_Work instruction:_ Your answer must consist of every line from the data below that includes the word "What".
───── Data extracts
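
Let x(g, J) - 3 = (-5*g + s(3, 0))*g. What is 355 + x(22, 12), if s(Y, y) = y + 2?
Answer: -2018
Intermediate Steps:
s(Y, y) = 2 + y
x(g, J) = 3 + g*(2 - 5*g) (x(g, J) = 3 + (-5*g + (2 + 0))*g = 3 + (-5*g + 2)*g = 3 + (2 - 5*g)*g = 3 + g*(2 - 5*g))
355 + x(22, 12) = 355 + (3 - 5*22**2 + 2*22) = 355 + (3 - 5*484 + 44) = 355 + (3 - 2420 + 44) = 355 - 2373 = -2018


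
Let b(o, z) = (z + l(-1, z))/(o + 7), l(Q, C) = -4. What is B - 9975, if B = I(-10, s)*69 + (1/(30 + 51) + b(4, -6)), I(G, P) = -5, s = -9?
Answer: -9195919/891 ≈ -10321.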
──────────
───── Data extracts
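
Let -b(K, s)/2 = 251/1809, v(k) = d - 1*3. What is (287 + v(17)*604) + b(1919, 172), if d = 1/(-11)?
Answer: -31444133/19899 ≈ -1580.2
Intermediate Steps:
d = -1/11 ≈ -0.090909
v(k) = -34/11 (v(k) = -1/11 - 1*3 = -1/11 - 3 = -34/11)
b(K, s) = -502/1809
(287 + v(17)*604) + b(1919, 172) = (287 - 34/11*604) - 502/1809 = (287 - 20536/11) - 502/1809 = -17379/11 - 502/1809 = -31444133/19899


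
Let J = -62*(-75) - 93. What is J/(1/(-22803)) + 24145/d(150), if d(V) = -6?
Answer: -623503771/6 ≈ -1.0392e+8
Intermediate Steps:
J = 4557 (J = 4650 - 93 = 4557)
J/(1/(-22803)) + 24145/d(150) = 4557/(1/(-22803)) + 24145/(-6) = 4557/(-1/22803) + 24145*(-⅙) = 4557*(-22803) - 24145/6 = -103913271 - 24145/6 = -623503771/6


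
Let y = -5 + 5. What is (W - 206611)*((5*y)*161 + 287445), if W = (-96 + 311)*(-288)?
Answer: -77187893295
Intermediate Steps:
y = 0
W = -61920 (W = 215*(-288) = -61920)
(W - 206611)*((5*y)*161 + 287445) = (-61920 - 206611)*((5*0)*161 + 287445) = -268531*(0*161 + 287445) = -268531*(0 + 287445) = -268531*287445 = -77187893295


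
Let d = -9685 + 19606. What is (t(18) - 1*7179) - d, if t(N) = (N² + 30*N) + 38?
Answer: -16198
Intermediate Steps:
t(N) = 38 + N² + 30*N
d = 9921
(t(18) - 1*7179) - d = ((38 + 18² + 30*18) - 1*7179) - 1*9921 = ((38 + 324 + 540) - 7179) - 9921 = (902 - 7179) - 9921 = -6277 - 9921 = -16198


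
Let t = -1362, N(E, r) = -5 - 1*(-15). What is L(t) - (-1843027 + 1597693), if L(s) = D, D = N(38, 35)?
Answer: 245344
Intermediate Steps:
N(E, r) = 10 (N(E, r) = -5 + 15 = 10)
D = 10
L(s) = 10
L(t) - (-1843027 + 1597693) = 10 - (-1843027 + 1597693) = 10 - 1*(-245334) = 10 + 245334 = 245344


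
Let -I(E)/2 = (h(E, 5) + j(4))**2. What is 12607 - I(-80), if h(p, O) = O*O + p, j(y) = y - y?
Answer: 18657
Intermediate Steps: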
──────────
───── Data extracts
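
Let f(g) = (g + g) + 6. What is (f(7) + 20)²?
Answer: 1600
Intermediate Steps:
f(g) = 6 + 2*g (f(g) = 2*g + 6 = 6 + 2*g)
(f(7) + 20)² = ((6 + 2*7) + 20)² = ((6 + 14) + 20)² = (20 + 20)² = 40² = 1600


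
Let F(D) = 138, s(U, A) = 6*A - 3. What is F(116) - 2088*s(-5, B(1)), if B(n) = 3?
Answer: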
──────────
_Response to this exercise:_
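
Let x(g, J) - 3 = (-5*g + s(3, 0))*g. What is 355 + x(22, 12), if s(Y, y) = y + 2?
Let b(o, z) = (z + l(-1, z))/(o + 7), l(Q, C) = -4. What is B - 9975, if B = I(-10, s)*69 + (1/(30 + 51) + b(4, -6)), I(G, P) = -5, s = -9?
Let -b(K, s)/2 = 251/1809, v(k) = d - 1*3. What is (287 + v(17)*604) + b(1919, 172), if d = 1/(-11)?
Let J = -62*(-75) - 93. What is J/(1/(-22803)) + 24145/d(150), if d(V) = -6?
Let y = -5 + 5. What is (W - 206611)*((5*y)*161 + 287445), if W = (-96 + 311)*(-288)?
Let d = -9685 + 19606. What is (t(18) - 1*7179) - d, if t(N) = (N² + 30*N) + 38?
Let t = -1362, N(E, r) = -5 - 1*(-15). What is L(t) - (-1843027 + 1597693), if L(s) = D, D = N(38, 35)?
Let -I(E)/2 = (h(E, 5) + j(4))**2. What is 12607 - I(-80), if h(p, O) = O*O + p, j(y) = y - y?
Let f(g) = (g + g) + 6. What is (f(7) + 20)²?
Let F(D) = 138, s(U, A) = 6*A - 3. What is F(116) - 2088*s(-5, B(1)), if B(n) = 3?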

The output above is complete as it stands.